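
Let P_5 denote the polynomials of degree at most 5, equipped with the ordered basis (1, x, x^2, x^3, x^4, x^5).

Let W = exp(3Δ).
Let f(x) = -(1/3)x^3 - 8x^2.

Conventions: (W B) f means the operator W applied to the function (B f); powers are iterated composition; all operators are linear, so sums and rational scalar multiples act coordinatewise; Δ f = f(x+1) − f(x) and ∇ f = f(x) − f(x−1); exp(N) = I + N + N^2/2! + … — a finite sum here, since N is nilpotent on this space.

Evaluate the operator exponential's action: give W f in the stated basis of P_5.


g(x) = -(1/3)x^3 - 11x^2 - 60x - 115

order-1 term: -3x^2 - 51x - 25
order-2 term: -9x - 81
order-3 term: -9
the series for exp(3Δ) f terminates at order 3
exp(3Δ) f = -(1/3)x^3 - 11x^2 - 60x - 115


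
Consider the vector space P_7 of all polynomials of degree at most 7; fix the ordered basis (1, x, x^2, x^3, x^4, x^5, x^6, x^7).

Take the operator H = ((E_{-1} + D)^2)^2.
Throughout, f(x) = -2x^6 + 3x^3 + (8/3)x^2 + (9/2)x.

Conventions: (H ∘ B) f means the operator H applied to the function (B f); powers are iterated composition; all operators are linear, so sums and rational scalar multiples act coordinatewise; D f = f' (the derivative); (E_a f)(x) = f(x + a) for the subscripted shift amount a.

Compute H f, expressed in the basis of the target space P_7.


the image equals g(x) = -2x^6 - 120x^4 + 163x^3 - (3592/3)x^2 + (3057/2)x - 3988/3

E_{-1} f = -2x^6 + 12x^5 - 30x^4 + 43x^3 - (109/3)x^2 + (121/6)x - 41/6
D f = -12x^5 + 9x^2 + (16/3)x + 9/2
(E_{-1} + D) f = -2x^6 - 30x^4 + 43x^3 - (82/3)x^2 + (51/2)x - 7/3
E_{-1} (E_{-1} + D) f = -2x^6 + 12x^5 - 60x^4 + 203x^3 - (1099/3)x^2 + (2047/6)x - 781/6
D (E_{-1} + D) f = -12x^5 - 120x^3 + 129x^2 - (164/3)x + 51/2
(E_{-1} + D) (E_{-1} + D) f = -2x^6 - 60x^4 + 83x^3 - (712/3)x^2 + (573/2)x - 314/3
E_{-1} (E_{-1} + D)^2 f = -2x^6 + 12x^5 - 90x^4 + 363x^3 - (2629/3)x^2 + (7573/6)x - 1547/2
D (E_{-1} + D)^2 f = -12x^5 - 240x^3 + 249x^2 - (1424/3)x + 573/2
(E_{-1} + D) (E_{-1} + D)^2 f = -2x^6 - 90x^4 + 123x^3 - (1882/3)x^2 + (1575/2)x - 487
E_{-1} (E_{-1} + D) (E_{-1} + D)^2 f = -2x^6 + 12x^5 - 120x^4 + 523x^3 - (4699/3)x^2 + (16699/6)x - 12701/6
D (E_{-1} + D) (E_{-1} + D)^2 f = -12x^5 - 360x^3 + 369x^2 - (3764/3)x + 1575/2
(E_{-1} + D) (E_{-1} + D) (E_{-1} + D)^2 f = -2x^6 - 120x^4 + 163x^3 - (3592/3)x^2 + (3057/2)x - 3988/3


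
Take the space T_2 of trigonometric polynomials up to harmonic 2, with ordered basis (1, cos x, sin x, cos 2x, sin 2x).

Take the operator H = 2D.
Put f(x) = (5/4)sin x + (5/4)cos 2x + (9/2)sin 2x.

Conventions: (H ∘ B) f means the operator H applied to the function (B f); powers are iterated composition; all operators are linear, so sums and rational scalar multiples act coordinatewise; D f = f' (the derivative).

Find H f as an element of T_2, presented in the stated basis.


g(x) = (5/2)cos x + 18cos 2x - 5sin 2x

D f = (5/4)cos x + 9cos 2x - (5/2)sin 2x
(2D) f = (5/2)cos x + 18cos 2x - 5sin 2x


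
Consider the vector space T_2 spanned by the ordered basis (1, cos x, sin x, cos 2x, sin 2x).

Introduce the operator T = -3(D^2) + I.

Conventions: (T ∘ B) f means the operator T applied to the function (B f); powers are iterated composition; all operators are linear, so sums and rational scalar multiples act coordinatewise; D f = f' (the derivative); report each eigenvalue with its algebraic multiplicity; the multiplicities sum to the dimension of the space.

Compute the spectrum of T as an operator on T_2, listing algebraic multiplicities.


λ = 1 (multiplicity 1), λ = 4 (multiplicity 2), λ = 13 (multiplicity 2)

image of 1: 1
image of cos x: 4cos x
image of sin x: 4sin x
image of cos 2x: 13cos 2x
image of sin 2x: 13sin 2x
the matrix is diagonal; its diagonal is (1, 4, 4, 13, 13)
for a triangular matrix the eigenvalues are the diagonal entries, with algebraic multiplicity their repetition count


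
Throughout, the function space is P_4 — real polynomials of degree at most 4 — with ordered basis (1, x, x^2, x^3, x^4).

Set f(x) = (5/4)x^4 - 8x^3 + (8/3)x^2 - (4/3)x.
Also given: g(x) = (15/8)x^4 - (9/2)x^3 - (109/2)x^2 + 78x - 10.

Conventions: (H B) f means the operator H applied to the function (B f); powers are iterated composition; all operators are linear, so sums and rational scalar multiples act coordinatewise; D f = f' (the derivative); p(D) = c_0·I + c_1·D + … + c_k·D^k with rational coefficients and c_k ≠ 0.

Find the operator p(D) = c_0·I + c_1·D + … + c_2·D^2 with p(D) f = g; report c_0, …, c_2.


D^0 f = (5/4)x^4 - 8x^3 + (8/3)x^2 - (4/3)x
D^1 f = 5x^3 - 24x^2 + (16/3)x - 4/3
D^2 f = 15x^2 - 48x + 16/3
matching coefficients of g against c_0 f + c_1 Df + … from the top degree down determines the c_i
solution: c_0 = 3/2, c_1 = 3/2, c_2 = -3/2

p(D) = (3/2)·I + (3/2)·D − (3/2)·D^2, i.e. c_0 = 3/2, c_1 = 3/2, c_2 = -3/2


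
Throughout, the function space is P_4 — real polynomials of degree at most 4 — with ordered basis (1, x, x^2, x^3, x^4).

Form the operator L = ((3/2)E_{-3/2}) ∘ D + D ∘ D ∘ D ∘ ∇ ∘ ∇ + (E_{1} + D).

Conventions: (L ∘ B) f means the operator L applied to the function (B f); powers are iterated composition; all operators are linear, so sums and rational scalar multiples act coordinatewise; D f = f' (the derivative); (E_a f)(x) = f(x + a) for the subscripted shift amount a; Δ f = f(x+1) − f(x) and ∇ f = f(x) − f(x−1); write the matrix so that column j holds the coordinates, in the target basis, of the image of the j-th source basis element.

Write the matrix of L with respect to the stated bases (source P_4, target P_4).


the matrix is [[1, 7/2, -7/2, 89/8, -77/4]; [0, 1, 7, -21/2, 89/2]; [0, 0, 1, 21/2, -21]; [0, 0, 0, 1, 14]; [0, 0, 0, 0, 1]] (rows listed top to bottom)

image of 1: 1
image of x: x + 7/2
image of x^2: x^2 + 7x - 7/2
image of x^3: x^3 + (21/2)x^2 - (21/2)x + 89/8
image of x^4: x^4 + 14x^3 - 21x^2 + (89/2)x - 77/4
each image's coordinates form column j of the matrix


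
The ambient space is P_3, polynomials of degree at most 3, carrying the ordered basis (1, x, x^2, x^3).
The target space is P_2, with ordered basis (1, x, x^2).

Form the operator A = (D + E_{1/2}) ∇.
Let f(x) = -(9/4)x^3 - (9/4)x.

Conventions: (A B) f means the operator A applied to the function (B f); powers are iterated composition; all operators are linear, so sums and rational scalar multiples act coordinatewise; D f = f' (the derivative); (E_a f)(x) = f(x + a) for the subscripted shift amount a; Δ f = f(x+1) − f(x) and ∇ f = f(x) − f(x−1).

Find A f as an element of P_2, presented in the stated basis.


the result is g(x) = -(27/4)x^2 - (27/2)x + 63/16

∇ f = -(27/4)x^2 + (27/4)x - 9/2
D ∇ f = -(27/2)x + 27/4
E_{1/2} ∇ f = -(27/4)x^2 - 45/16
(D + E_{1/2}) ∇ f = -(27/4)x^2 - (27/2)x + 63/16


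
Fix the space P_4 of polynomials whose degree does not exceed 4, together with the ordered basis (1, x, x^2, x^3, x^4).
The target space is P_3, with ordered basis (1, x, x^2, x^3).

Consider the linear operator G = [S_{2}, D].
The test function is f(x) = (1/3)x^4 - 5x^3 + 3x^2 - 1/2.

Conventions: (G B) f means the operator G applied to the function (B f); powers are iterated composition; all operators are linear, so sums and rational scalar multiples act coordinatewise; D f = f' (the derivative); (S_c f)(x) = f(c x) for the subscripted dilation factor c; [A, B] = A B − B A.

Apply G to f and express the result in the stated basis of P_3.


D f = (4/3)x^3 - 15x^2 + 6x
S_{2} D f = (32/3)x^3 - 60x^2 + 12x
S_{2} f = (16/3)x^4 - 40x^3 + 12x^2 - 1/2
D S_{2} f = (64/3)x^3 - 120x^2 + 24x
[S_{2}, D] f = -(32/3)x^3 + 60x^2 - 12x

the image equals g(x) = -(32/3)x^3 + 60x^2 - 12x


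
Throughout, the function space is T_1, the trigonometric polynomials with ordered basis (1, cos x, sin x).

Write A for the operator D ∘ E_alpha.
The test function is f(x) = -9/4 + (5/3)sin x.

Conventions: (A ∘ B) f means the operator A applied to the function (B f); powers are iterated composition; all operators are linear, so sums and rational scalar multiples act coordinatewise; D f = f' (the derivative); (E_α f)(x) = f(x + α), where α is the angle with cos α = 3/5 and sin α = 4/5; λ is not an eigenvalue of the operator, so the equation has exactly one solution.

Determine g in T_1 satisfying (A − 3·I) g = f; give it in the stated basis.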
-------------------------
Work item:
Restate word for word the entries above from the line with "Put f(x) = (5/4)sin" through the line with "Conventions: (T ∘", inclusive, leaving out everything else.

Result of this task:
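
Put f(x) = (5/4)sin x + (5/4)cos 2x + (9/2)sin 2x.

Conventions: (H ∘ B) f means the operator H applied to the function (B f); powers are iterated composition; all operators are linear, so sums and rational scalar multiples act coordinatewise; D f = f' (the derivative).

Find H f as an element of T_2, presented in the stated basis.


g(x) = (5/2)cos x + 18cos 2x - 5sin 2x

D f = (5/4)cos x + 9cos 2x - (5/2)sin 2x
(2D) f = (5/2)cos x + 18cos 2x - 5sin 2x


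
Consider the vector space T_2 spanned by the ordered basis (1, cos x, sin x, cos 2x, sin 2x).

Introduce the operator T = -3(D^2) + I.

Conventions: (T ∘ B) f means the operator T applied to the function (B f); powers are iterated composition; all operators are linear, so sums and rational scalar multiples act coordinatewise; D f = f' (the derivative); report each eigenvalue with its algebraic multiplicity; the multiplicities sum to the dimension of the space.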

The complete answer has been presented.